**Provided information**:

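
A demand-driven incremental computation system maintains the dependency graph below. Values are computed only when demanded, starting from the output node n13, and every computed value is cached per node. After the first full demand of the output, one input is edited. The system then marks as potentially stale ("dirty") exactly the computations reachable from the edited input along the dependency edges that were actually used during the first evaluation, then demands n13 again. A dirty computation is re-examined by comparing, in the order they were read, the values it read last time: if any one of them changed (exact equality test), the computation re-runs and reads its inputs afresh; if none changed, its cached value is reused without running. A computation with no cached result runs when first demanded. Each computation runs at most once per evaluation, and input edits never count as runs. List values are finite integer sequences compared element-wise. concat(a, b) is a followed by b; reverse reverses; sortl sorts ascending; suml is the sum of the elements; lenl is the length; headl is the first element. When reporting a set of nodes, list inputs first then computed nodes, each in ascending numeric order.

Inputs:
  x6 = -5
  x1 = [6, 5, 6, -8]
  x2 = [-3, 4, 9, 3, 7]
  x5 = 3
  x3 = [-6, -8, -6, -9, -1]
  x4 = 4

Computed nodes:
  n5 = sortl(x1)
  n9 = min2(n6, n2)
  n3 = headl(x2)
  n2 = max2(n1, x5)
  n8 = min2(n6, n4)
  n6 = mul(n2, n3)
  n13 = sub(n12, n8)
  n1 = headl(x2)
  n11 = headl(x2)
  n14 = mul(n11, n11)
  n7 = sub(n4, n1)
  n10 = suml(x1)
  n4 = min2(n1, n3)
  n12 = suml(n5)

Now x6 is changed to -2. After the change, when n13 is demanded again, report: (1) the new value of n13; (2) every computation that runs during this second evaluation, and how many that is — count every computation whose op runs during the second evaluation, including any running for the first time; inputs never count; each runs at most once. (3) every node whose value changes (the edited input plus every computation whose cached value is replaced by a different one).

New value of n13: 18.
Computations that run: none — 0 in total.
Values that change: x6.
Key observation: x6 is never demanded by the output, so the edit triggers no recomputation at all.

First evaluation (everything demanded from the output):
  n1 = headl([-3, 4, 9, 3, 7]) = -3
  n2 = max2(-3, 3) = 3
  n3 = headl([-3, 4, 9, 3, 7]) = -3
  n4 = min2(-3, -3) = -3
  n5 = sortl([6, 5, 6, -8]) = [-8, 5, 6, 6]
  n6 = mul(3, -3) = -9
  n8 = min2(-9, -3) = -9
  n12 = suml([-8, 5, 6, 6]) = 9
  n13 = sub(9, -9) = 18

Propagation after the edit:
  x6 feeds no computation that the output demands — nothing is marked dirty and nothing runs.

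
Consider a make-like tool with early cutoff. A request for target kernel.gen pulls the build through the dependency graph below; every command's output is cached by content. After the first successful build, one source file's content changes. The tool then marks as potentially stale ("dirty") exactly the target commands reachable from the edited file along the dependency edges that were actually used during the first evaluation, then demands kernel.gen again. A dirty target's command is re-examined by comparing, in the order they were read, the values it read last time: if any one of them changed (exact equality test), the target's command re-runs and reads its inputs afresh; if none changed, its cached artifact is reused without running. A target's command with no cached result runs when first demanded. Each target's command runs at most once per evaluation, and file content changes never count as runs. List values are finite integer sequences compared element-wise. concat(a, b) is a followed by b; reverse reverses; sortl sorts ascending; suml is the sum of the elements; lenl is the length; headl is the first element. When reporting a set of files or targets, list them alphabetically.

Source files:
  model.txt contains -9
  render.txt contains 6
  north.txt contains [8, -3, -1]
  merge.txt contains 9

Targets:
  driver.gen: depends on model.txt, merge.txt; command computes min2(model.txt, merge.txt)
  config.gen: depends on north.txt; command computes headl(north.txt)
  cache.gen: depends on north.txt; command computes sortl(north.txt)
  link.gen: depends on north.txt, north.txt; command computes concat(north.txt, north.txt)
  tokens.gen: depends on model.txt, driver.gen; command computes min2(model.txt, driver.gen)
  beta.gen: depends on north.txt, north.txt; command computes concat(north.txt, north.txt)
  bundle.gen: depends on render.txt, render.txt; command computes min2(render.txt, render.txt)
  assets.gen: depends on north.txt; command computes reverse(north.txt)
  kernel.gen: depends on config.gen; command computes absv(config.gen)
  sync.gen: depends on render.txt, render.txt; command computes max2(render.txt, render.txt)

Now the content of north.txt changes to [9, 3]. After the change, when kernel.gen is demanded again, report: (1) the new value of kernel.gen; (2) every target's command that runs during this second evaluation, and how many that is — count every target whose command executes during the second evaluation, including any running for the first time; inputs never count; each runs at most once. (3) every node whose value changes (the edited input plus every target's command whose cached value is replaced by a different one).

Demanding kernel.gen again yields 9.
2 target commands run: config.gen, kernel.gen.
The nodes whose values change: config.gen, kernel.gen, north.txt.

First demand of the output computes:
  config.gen = headl([8, -3, -1]) = 8
  kernel.gen = absv(8) = 8

After the edit, cleaning proceeds:
  config.gen: a read changed (north.txt [8, -3, -1]->[9, 3]) — executes, giving 9.
  kernel.gen: a read changed (config.gen 8->9) — executes, giving 9.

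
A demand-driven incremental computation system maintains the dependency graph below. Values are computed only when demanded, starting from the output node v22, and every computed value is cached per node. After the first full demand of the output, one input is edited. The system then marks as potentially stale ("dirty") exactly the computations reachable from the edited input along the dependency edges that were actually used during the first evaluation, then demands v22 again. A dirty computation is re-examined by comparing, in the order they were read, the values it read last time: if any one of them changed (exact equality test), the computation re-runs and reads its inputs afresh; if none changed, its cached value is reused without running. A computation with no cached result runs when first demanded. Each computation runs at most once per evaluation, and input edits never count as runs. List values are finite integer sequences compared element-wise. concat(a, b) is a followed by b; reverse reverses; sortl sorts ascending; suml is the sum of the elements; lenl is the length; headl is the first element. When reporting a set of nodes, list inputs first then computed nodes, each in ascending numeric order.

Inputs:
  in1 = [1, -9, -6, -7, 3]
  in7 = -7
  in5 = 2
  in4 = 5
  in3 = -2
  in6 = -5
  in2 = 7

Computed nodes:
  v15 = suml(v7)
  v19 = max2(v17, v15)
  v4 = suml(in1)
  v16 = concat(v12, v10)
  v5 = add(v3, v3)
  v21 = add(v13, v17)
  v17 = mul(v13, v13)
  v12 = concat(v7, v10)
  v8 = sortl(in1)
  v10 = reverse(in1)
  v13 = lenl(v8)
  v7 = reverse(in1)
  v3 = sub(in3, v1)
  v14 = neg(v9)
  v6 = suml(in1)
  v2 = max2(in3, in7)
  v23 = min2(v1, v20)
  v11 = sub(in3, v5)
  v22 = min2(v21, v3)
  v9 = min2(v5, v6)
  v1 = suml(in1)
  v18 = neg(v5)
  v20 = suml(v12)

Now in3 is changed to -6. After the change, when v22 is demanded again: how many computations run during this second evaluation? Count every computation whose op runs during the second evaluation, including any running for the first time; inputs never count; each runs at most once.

Computations that run: v3, v22 — 2 in total.

First evaluation (everything demanded from the output):
  v1 = suml([1, -9, -6, -7, 3]) = -18
  v3 = sub(-2, -18) = 16
  v8 = sortl([1, -9, -6, -7, 3]) = [-9, -7, -6, 1, 3]
  v13 = lenl([-9, -7, -6, 1, 3]) = 5
  v17 = mul(5, 5) = 25
  v21 = add(5, 25) = 30
  v22 = min2(30, 16) = 16

Propagation after the edit:
  v3: runs — in3 -2->-6; result 12.
  v22: runs — v3 16->12; result 12.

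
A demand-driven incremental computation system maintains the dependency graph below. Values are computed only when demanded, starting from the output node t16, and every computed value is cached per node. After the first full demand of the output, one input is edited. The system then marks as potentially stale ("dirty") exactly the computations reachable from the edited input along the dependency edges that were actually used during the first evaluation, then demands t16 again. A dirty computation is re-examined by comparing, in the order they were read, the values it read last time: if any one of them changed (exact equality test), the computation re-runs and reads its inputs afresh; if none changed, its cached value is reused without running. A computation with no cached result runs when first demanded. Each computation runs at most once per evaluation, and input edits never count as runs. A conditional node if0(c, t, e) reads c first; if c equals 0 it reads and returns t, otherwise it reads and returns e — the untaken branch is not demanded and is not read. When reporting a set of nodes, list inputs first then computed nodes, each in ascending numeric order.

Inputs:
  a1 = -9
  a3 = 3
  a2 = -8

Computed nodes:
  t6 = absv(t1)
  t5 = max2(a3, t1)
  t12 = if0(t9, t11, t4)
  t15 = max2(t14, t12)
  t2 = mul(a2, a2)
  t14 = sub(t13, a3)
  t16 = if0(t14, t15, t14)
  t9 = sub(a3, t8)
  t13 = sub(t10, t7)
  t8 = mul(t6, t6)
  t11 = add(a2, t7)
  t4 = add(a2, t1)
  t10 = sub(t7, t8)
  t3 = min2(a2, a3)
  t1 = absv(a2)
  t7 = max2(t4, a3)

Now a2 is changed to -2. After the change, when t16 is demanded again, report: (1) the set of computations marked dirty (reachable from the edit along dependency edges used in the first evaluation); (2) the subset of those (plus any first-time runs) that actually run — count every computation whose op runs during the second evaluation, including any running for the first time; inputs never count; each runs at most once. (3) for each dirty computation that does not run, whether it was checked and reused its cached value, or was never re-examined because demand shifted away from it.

Marked dirty: t1, t4, t6, t7, t8, t10, t13, t14, t16.
Computations that run: t1, t4, t6, t8, t10, t13, t14, t16 — 8 in total.
Checked but reused from cache: t7.
Key observation: the cutoff stops propagation at t7 — its inputs' values are unchanged, so it reuses its cache.

First evaluation (everything demanded from the output):
  t1 = absv(-8) = 8
  t4 = add(-8, 8) = 0
  t6 = absv(8) = 8
  t7 = max2(0, 3) = 3
  t8 = mul(8, 8) = 64
  t10 = sub(3, 64) = -61
  t13 = sub(-61, 3) = -64
  t14 = sub(-64, 3) = -67
  t16 = if0(t14=-67 -> else branch t14) = -67

Propagation after the edit:
  t1: runs — a2 -8->-2; result 2.
  t4: runs — a2 -8->-2; t1 8->2; result 0 (same value as before).
  t6: runs — t1 8->2; result 2.
  t7: checked — values it read are unchanged (t4 unchanged, a3 unchanged); reused cached 3 without running.
  t8: runs — t6 8->2; t6 8->2; result 4.
  t10: runs — t8 64->4; result -1.
  t13: runs — t10 -61->-1; result -4.
  t14: runs — t13 -64->-4; result -7.
  t16: runs — t14 -67->-7; t14 -67->-7; result -7.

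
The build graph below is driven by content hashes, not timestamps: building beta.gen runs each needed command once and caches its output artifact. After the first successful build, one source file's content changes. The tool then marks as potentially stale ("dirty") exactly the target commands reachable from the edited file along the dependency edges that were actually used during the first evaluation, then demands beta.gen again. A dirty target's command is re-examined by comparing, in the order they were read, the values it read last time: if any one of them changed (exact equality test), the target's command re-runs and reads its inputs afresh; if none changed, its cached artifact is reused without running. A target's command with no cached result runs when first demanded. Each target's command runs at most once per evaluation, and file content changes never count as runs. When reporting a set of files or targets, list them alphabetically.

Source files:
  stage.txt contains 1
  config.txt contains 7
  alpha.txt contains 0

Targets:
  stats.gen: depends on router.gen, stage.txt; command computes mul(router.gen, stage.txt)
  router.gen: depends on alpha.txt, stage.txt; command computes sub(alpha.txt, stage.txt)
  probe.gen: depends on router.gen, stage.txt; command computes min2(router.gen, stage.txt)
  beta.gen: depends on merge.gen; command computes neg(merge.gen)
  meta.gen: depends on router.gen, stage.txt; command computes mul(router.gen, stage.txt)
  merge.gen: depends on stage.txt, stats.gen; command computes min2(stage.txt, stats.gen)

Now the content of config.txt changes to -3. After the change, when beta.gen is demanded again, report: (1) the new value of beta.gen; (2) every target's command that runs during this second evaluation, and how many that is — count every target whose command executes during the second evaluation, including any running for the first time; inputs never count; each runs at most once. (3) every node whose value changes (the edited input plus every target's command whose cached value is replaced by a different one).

beta.gen now evaluates to 1.
Run set: none (0 run).
Changed values: config.txt.
The important point: nothing the output needs ever reads config.txt, so the edit is invisible to it.

Initial pass — values computed on the first demand:
  router.gen = sub(0, 1) = -1
  stats.gen = mul(-1, 1) = -1
  merge.gen = min2(1, -1) = -1
  beta.gen = neg(-1) = 1

Second demand — change propagation:
  no demanded computation ever read config.txt, so the edit dirties nothing and nothing runs.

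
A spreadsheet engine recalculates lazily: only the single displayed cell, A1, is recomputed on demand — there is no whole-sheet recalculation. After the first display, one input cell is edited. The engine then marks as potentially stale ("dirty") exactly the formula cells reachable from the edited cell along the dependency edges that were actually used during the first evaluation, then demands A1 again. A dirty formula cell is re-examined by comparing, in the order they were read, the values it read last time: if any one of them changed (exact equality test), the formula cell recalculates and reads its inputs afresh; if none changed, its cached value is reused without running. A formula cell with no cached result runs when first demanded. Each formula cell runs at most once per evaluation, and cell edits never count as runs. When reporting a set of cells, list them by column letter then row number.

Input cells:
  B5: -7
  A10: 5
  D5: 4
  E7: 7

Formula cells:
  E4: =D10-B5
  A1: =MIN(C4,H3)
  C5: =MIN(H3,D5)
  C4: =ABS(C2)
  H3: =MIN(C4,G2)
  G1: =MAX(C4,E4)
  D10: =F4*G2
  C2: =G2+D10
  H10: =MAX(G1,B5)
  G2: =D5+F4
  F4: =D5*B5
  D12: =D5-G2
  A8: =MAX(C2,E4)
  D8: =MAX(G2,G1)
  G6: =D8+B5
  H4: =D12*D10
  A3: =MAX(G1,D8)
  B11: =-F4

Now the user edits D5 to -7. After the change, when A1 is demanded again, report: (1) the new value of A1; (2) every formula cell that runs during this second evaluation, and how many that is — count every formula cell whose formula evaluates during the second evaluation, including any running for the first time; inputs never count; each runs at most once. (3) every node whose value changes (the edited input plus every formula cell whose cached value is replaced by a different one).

First evaluation (everything demanded from the output):
  F4 = 4 * -7 = -28
  G2 = 4 + -28 = -24
  D10 = -28 * -24 = 672
  C2 = -24 + 672 = 648
  C4 = ABS(648) = 648
  H3 = MIN(648, -24) = -24
  A1 = MIN(648, -24) = -24

Propagation after the edit:
  F4: runs — D5 4->-7; result 49.
  G2: runs — D5 4->-7; F4 -28->49; result 42.
  D10: runs — F4 -28->49; G2 -24->42; result 2058.
  C2: runs — G2 -24->42; D10 672->2058; result 2100.
  C4: runs — C2 648->2100; result 2100.
  H3: runs — C4 648->2100; G2 -24->42; result 42.
  A1: runs — C4 648->2100; H3 -24->42; result 42.

New value of A1: 42.
Formula cells that run: A1, C2, C4, D10, F4, G2, H3 — 7 in total.
Values that change: A1, C2, C4, D5, D10, F4, G2, H3.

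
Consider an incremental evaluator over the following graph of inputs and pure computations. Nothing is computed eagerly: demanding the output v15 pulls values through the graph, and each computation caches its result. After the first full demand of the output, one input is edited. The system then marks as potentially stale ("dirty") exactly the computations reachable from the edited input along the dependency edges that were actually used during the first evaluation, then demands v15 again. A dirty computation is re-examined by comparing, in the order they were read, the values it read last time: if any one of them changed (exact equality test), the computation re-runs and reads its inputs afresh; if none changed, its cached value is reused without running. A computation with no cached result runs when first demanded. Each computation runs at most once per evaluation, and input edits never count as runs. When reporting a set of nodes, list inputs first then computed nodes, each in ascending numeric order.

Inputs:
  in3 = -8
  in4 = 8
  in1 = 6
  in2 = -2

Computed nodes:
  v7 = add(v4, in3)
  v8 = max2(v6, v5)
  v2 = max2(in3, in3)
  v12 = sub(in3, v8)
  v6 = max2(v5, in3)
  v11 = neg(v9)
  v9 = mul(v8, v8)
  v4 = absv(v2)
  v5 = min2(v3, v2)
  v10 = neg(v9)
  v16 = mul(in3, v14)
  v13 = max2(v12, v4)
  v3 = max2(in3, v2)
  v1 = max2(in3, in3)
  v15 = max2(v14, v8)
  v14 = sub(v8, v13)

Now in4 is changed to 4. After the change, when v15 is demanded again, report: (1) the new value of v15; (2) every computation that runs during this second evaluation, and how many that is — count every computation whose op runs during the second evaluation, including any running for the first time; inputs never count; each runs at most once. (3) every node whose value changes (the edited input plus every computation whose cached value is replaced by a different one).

Initial pass — values computed on the first demand:
  v2 = max2(-8, -8) = -8
  v3 = max2(-8, -8) = -8
  v4 = absv(-8) = 8
  v5 = min2(-8, -8) = -8
  v6 = max2(-8, -8) = -8
  v8 = max2(-8, -8) = -8
  v12 = sub(-8, -8) = 0
  v13 = max2(0, 8) = 8
  v14 = sub(-8, 8) = -16
  v15 = max2(-16, -8) = -8

Second demand — change propagation:
  no demanded computation ever read in4, so the edit dirties nothing and nothing runs.

The important point: nothing the output needs ever reads in4, so the edit is invisible to it.

v15 now evaluates to -8.
Run set: none (0 run).
Changed values: in4.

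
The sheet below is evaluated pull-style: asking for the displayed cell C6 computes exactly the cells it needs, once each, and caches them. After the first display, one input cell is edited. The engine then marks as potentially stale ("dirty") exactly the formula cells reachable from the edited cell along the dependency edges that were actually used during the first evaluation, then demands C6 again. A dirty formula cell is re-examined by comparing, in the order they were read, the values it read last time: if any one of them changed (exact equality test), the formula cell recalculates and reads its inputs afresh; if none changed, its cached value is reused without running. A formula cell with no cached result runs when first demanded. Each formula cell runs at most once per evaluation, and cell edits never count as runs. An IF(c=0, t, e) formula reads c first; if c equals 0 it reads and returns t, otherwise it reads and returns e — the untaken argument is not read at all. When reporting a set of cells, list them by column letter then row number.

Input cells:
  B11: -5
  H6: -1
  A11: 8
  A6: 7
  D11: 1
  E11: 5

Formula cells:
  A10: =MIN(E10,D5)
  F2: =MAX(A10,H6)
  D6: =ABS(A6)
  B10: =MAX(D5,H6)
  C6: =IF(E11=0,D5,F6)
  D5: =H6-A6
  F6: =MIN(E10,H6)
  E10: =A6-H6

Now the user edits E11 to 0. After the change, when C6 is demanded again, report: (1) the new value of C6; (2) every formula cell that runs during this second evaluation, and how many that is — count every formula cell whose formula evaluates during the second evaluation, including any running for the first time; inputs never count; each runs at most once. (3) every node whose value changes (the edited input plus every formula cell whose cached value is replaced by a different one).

Demanding C6 again yields -8.
2 formula cells run: C6, D5.
The nodes whose values change: C6, E11.
Note the branch switch — D5 had no cache and runs now for the first time.

First demand of the output computes:
  E10 = 7 - -1 = 8
  F6 = MIN(8, -1) = -1
  C6 = IF(E11=0: E11=5 -> else branch F6) = -1

After the edit, cleaning proceeds:
  D5: had never run; runs now, result -8.
  C6: a read changed (E11 5->0) — executes, giving -8.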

**What the task asks**:
Work out how many lines in the material contain the string "contains", then write that number and nothing more.

**Written reply**:
7